• _MATERIAL FOR THIS TASK_:
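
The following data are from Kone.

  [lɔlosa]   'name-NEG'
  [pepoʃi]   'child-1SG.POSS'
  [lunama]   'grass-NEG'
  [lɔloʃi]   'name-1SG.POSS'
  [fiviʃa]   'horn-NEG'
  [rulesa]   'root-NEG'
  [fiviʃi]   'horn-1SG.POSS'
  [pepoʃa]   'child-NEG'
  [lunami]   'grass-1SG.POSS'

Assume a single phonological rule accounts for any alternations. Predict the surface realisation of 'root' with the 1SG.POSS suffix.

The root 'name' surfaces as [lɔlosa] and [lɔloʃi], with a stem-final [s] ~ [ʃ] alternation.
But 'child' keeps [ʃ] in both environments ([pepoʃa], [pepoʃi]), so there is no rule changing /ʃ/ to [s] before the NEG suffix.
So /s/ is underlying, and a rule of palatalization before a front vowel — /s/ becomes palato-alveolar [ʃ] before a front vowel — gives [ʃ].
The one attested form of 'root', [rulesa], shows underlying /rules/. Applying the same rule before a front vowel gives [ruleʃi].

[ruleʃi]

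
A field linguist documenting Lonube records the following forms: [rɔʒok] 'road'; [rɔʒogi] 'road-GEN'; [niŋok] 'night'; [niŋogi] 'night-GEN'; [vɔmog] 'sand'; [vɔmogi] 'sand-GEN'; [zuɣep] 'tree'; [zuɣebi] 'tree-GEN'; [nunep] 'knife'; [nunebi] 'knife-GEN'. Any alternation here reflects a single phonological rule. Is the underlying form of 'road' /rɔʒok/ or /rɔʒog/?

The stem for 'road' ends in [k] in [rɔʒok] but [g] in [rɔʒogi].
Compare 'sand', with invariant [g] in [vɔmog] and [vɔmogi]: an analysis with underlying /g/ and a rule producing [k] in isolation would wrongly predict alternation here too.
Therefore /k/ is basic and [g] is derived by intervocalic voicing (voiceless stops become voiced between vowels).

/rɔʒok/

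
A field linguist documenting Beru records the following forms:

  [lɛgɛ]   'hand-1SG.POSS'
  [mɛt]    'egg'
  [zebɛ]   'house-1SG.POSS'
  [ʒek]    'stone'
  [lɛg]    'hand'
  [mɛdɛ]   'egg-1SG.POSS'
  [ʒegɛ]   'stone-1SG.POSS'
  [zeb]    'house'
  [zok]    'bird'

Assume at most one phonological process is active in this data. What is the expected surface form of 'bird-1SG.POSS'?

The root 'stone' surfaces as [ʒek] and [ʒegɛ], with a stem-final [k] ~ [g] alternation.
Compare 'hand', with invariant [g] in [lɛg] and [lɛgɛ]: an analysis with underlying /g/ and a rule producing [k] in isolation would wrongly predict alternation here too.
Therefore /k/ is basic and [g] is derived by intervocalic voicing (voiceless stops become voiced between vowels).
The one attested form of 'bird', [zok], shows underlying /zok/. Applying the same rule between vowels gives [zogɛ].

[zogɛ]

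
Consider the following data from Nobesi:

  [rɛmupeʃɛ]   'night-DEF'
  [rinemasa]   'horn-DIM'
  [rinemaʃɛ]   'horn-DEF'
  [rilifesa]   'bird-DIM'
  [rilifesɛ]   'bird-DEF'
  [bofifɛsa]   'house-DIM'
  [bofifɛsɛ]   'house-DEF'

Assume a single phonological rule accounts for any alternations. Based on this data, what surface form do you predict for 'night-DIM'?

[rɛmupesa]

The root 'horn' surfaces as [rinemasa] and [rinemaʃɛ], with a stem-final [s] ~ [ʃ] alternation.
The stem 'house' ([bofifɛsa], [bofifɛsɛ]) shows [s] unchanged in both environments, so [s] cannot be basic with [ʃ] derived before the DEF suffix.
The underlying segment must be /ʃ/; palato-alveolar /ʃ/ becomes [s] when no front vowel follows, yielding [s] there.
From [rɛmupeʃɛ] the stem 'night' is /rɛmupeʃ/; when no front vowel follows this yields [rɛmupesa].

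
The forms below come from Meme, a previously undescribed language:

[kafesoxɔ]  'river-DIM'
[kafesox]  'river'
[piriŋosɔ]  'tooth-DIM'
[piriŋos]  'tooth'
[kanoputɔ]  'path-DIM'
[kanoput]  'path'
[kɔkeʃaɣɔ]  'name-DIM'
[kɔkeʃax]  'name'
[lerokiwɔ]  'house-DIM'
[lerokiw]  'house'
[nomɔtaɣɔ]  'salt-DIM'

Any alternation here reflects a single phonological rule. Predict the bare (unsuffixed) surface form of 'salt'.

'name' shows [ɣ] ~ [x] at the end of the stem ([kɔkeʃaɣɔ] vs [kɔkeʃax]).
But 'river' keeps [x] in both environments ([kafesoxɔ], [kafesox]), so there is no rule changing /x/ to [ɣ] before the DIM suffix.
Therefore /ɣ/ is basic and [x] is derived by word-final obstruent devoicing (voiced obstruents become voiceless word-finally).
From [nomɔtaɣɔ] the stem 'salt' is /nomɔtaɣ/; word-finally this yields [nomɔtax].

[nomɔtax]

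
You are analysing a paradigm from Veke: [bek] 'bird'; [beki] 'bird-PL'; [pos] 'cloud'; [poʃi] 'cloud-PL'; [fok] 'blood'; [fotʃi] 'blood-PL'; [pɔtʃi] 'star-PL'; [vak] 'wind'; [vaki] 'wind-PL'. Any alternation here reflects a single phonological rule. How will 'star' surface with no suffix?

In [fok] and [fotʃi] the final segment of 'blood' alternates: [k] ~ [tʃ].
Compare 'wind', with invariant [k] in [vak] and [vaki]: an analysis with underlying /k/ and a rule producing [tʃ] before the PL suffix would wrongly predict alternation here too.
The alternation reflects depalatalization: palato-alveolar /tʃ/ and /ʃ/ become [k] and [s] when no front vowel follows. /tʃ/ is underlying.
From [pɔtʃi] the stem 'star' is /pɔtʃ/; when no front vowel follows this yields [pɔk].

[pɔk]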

--

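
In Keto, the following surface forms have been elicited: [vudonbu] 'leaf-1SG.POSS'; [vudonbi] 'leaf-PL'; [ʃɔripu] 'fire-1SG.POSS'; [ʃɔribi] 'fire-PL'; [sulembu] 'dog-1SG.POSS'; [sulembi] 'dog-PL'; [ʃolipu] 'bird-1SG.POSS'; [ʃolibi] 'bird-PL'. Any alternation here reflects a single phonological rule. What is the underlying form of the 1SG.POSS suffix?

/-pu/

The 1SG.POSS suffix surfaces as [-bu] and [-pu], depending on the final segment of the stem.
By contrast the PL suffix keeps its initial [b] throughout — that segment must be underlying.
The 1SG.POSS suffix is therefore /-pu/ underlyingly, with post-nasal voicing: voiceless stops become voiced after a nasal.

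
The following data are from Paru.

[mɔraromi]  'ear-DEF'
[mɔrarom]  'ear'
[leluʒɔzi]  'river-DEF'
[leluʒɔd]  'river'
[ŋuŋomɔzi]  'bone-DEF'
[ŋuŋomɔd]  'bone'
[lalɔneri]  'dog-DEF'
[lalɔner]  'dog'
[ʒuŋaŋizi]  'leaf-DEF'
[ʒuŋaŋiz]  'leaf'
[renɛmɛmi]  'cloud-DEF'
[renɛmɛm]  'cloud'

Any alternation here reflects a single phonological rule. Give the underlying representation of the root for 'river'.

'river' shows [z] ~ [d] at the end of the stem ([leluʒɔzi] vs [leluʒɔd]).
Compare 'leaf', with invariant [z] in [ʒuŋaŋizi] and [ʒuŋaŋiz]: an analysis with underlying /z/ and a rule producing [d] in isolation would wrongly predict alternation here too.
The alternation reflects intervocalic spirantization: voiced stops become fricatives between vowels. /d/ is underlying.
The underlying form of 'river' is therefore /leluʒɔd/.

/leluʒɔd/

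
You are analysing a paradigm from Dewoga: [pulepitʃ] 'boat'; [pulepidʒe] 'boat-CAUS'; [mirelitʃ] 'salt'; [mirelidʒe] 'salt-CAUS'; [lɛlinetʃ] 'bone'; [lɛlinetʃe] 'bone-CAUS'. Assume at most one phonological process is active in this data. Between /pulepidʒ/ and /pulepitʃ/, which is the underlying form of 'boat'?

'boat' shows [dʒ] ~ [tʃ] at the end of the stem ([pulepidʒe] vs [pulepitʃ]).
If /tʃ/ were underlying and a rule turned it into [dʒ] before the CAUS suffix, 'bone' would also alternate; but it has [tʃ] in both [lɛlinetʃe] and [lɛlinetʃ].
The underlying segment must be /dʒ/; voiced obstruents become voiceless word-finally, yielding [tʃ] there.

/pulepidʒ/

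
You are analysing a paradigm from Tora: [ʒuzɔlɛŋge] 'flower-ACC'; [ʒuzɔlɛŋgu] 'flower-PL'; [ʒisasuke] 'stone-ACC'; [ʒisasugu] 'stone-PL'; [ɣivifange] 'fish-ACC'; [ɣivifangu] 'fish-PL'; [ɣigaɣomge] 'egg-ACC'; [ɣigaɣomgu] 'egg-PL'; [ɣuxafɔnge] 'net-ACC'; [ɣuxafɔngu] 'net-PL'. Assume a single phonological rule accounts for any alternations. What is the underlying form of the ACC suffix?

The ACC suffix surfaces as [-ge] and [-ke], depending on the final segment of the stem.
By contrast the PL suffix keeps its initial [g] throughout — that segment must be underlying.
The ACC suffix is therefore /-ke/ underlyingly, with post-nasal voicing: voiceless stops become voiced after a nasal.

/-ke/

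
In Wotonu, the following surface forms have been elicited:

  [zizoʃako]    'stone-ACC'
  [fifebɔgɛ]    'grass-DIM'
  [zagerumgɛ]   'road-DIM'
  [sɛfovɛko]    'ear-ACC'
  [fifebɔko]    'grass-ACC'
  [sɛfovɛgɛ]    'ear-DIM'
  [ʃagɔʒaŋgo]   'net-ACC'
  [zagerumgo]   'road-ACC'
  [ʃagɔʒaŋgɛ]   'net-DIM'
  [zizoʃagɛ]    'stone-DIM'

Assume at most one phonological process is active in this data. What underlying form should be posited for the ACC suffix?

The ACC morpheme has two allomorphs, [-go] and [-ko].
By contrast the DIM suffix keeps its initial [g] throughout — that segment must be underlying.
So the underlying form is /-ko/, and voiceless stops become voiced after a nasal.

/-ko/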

...

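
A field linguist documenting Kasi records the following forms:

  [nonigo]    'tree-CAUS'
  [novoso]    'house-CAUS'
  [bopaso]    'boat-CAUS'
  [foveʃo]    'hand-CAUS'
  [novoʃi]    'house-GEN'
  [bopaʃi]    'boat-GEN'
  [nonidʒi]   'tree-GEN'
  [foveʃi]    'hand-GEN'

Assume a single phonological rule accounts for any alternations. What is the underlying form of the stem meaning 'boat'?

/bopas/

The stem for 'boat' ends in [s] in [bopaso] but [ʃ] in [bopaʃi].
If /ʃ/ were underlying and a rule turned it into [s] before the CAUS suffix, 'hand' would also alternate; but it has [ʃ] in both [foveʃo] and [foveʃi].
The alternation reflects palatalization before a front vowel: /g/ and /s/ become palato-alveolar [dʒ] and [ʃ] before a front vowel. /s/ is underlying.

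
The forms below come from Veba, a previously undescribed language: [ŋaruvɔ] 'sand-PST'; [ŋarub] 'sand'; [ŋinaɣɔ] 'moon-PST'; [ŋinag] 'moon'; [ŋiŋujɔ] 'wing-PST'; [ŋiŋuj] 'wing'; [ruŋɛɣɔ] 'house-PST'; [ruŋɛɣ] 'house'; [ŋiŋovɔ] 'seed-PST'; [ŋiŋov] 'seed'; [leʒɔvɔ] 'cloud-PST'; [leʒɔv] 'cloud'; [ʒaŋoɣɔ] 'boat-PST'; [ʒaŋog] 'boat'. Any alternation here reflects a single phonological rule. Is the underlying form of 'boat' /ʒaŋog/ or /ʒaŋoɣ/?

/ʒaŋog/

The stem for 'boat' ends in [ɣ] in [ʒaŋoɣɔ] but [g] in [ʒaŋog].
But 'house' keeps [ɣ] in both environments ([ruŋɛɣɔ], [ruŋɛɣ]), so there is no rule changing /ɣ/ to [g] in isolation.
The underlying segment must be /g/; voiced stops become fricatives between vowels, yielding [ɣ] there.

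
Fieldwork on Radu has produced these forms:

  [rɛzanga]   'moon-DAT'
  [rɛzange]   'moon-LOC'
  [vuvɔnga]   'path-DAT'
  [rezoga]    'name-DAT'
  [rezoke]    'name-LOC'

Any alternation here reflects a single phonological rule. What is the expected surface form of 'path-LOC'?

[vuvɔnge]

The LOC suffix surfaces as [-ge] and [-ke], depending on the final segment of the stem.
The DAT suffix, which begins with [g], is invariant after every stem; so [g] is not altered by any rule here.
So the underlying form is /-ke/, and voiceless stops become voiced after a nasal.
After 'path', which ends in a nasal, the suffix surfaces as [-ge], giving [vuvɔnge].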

• _WORK INSTRUCTION_: The answer should be one number: how many lines in the listing above contain "grass".

• _WRITTEN RESPONSE_: 4